__ASSIGNMENT__:
Beginning with the line containing "System liquid volume", give every line again exactly as it is, ending with the last line of the entries.

[Start of section]

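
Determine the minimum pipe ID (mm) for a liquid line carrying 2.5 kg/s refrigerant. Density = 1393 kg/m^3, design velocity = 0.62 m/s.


A = m_dot / (rho * v) = 2.5 / (1393 * 0.62) = 0.00289465762 m^2
d = sqrt(4*A/pi) * 1000
d = 60.7 mm

60.7


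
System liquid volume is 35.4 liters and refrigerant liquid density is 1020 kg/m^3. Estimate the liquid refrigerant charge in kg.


Charge = V * rho / 1000
Charge = 35.4 * 1020 / 1000
Charge = 36.11 kg

36.11


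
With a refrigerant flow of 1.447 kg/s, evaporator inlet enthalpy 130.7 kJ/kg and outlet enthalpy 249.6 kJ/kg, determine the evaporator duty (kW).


dh = 249.6 - 130.7 = 118.9 kJ/kg
Q_evap = m_dot * dh = 1.447 * 118.9
Q_evap = 172.05 kW

172.05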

[End of section]

__THE ANSWER__:
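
System liquid volume is 35.4 liters and refrigerant liquid density is 1020 kg/m^3. Estimate the liquid refrigerant charge in kg.


Charge = V * rho / 1000
Charge = 35.4 * 1020 / 1000
Charge = 36.11 kg

36.11


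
With a refrigerant flow of 1.447 kg/s, evaporator inlet enthalpy 130.7 kJ/kg and outlet enthalpy 249.6 kJ/kg, determine the evaporator duty (kW).


dh = 249.6 - 130.7 = 118.9 kJ/kg
Q_evap = m_dot * dh = 1.447 * 118.9
Q_evap = 172.05 kW

172.05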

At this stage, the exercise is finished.